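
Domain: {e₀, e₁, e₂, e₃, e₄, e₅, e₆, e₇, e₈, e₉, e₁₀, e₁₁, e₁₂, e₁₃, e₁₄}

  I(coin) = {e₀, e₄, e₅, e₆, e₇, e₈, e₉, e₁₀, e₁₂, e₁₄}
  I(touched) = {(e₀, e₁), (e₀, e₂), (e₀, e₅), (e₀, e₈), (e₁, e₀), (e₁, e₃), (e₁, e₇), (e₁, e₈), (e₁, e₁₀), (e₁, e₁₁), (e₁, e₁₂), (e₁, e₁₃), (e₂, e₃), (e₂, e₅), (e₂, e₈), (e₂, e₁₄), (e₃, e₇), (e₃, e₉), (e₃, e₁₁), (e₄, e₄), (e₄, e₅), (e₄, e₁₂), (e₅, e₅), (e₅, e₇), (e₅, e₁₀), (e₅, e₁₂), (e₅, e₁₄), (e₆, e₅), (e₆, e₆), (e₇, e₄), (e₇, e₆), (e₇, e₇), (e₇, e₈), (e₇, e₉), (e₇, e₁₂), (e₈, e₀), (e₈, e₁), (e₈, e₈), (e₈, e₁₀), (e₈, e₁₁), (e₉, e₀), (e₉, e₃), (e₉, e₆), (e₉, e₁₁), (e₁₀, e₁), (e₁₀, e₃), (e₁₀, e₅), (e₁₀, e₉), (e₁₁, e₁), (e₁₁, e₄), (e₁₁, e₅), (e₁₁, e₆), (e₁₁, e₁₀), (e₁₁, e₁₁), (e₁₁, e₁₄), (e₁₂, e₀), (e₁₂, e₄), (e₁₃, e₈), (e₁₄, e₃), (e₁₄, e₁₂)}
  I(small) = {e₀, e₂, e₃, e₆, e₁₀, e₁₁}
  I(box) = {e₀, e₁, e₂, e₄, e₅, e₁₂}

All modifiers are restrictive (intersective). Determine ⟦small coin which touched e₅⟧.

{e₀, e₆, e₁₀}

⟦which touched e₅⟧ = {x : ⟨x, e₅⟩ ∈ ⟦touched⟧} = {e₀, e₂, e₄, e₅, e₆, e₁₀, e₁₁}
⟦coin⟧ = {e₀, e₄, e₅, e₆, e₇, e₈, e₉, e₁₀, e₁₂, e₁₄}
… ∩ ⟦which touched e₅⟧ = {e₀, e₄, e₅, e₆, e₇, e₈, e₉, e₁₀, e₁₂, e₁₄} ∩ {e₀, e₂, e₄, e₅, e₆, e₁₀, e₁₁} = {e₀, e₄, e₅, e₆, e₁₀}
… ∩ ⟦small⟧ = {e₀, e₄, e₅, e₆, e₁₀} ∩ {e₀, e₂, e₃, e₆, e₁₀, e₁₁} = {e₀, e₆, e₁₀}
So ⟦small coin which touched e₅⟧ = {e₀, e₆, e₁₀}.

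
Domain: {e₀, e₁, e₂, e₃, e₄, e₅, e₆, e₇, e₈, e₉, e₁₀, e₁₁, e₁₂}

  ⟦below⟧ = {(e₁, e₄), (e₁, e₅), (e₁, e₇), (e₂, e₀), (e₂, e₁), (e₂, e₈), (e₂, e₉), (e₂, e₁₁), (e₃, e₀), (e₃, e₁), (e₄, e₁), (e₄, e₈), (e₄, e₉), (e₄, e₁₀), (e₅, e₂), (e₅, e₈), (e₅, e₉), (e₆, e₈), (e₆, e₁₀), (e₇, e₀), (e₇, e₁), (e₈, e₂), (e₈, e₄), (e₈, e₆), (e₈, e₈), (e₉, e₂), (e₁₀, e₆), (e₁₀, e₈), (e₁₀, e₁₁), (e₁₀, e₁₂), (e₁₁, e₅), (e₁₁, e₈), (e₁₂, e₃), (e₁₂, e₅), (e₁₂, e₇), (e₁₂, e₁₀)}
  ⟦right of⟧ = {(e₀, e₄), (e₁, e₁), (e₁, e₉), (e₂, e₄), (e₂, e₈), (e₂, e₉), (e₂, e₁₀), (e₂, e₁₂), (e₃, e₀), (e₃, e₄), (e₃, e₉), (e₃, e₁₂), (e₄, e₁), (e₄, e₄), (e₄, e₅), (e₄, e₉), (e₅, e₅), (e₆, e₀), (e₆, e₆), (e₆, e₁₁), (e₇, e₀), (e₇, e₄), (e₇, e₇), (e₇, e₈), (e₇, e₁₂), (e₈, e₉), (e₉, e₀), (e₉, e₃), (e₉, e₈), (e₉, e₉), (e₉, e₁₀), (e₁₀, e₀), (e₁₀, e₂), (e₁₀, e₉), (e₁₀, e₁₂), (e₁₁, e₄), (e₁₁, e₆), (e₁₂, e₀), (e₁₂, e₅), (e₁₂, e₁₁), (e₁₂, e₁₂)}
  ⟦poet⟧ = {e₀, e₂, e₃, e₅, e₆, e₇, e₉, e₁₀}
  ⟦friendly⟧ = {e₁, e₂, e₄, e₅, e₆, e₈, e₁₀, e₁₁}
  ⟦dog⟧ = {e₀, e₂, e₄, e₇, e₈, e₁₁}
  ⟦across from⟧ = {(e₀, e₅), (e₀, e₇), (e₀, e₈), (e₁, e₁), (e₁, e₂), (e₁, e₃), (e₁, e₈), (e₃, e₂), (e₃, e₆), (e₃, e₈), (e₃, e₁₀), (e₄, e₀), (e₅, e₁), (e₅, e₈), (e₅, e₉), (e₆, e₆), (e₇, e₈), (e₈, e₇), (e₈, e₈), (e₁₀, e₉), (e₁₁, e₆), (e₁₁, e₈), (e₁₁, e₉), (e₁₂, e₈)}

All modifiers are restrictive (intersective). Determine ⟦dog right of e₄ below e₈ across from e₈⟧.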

++++++

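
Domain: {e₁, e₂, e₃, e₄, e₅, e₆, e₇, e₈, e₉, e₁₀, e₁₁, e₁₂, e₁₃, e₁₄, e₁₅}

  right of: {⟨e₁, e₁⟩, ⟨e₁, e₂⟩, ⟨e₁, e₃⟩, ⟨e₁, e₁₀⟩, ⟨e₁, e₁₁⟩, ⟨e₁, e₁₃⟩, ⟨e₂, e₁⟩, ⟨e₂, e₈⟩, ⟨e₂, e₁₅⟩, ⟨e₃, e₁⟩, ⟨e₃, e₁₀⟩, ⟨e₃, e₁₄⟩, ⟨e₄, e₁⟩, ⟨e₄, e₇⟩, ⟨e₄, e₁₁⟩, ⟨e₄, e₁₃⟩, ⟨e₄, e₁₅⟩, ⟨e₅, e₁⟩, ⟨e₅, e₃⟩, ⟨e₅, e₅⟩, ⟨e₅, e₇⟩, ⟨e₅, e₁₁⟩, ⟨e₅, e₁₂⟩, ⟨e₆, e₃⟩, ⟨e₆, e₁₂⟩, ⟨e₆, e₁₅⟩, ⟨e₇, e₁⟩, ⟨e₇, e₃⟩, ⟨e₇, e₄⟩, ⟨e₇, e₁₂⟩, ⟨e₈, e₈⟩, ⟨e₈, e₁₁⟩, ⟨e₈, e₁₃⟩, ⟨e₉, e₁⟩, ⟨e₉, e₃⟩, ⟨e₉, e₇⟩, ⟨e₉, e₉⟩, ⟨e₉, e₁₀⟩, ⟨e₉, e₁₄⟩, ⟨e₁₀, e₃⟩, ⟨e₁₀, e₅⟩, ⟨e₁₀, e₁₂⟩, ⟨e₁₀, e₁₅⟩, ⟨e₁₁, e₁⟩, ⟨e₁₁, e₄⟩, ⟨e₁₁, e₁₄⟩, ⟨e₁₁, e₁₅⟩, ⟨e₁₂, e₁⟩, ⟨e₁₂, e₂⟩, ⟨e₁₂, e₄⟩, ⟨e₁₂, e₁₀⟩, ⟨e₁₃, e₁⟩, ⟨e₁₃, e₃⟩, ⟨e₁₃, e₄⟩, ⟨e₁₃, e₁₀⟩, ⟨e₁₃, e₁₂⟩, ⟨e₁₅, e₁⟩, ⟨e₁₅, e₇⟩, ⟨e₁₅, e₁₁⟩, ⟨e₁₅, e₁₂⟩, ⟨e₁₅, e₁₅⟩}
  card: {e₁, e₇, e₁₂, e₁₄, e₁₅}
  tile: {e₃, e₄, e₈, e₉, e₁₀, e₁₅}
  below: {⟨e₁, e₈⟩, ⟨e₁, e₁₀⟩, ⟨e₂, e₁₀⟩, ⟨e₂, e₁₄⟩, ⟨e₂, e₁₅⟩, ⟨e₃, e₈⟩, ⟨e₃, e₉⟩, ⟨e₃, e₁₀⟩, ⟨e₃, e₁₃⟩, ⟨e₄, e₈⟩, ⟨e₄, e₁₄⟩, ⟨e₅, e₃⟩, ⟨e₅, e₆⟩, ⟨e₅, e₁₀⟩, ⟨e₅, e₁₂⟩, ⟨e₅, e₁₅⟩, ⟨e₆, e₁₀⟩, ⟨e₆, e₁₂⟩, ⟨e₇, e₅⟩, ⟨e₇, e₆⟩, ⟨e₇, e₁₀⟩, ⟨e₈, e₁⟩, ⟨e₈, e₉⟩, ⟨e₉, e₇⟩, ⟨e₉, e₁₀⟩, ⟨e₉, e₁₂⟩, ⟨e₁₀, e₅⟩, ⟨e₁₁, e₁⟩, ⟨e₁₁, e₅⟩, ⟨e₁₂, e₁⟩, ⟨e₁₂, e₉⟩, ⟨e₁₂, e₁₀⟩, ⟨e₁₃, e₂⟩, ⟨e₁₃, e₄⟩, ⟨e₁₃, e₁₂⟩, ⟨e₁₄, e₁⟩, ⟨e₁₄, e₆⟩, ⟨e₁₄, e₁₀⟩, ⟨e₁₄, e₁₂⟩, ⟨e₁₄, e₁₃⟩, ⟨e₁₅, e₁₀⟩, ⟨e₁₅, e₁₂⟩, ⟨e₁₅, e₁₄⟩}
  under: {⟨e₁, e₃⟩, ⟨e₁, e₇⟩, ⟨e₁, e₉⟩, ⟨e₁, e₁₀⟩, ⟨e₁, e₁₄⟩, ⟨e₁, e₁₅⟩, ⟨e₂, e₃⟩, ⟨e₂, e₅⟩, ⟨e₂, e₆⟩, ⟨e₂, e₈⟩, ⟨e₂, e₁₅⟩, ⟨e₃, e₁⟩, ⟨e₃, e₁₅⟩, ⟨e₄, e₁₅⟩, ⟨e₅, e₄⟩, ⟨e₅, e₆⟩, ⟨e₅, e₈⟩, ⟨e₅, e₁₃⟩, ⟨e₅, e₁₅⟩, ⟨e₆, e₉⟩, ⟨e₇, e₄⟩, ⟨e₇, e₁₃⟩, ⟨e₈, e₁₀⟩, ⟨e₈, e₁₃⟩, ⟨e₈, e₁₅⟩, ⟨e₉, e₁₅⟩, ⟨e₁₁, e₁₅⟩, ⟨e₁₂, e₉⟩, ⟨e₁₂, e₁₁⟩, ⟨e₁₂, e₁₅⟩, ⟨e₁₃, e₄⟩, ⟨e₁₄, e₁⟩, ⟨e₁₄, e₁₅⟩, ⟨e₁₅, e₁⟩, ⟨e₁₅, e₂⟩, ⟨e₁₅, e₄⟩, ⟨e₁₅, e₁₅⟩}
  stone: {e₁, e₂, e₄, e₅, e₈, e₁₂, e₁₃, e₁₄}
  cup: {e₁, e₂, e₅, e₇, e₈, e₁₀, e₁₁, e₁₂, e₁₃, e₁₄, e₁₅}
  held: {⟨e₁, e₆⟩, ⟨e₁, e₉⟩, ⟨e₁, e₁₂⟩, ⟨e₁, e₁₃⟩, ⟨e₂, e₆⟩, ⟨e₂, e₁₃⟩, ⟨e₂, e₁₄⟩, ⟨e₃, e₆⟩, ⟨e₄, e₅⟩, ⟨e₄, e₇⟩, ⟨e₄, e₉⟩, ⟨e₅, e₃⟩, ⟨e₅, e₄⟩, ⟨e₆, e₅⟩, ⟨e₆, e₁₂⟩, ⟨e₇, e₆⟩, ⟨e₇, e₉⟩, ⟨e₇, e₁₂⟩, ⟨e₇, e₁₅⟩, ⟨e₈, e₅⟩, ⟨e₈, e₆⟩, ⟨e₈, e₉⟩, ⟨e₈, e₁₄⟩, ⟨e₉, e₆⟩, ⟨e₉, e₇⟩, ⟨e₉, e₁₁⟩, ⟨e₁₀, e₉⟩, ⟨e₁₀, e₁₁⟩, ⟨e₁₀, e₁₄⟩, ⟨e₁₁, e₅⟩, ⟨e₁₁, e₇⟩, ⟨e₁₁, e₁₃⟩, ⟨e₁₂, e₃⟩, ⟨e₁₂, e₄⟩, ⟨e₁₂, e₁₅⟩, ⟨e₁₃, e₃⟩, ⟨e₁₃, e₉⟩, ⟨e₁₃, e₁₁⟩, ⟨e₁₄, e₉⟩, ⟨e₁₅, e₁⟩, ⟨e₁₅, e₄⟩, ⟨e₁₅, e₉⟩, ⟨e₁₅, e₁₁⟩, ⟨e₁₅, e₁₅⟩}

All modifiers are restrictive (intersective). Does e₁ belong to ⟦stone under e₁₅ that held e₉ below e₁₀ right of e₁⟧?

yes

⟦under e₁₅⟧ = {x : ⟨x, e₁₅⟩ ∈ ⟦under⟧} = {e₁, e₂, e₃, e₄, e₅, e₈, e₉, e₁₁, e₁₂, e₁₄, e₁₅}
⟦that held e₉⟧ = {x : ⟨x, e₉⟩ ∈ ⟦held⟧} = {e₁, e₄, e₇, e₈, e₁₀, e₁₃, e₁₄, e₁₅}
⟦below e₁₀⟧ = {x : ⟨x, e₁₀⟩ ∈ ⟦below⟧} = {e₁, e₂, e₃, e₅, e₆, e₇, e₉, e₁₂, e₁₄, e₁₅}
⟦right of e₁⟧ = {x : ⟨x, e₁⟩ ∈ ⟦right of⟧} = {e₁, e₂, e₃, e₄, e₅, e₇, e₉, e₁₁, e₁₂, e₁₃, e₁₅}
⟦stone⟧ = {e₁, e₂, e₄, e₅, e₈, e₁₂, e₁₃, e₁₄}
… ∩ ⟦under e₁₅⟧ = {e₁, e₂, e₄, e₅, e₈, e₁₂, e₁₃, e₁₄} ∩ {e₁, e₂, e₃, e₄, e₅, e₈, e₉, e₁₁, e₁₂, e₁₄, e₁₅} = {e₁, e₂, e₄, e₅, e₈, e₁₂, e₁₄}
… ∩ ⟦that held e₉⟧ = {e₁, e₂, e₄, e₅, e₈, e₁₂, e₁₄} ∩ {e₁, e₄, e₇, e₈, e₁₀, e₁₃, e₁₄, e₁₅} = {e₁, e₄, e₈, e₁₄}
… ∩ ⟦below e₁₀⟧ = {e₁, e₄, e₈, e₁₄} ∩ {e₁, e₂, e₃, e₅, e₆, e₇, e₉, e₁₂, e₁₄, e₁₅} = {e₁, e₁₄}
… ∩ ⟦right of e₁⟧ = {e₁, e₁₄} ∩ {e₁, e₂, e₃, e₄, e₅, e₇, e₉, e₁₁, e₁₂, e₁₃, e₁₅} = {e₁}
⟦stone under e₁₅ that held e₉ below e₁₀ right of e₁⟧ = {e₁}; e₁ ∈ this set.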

++++++

** Exercise objective **
Across the data above, how many lines include the word "Domain"? Give only the number.

** Your response **
3